**Work task:** An exact, complete copy of the entries is what is needed.

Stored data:
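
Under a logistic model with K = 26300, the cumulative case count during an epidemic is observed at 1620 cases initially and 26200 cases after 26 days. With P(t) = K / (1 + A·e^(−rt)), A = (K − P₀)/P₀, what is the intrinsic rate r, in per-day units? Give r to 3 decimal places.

r ≈ 0.319 per day

A = (26300 − 1620)/1620 = 15.23457
26200 = 26300/(1 + 15.23457·e^(−r·26)) → e^(−26r) = (1.00382 − 1)/15.23457 = 0.000251
r = −ln(0.000251)/26 = 8.29191/26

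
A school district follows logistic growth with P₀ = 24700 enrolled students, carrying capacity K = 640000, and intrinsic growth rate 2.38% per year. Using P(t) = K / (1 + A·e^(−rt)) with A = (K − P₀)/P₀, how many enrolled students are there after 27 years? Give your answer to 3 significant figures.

A = (640000 − 24700)/24700 = 24.91093
P(27) = 640000 / (1 + 24.91093·e^(−0.0238·27)) = 640000 / (1 + 24.91093·0.525923)
= 640000 / 14.10124 ≈ 45386.09

≈ 45,400 enrolled students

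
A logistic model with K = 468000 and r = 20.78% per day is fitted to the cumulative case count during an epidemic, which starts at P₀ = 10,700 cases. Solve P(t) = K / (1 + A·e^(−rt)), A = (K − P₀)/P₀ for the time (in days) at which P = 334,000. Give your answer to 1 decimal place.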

**Response:**
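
Under a logistic model with K = 26300, the cumulative case count during an epidemic is observed at 1620 cases initially and 26200 cases after 26 days. With P(t) = K / (1 + A·e^(−rt)), A = (K − P₀)/P₀, what is the intrinsic rate r, in per-day units? Give r to 3 decimal places.

r ≈ 0.319 per day

A = (26300 − 1620)/1620 = 15.23457
26200 = 26300/(1 + 15.23457·e^(−r·26)) → e^(−26r) = (1.00382 − 1)/15.23457 = 0.000251
r = −ln(0.000251)/26 = 8.29191/26

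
A school district follows logistic growth with P₀ = 24700 enrolled students, carrying capacity K = 640000, and intrinsic growth rate 2.38% per year. Using P(t) = K / (1 + A·e^(−rt)) with A = (K − P₀)/P₀, how many enrolled students are there after 27 years? Give your answer to 3 significant figures.

A = (640000 − 24700)/24700 = 24.91093
P(27) = 640000 / (1 + 24.91093·e^(−0.0238·27)) = 640000 / (1 + 24.91093·0.525923)
= 640000 / 14.10124 ≈ 45386.09

≈ 45,400 enrolled students

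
A logistic model with K = 468000 and r = 20.78% per day is fitted to the cumulative case count during an epidemic, which starts at P₀ = 10,700 cases. Solve P(t) = K / (1 + A·e^(−rt)), A = (K − P₀)/P₀ for the time (in days) at which P = 334,000. Give your answer to 1 decimal place.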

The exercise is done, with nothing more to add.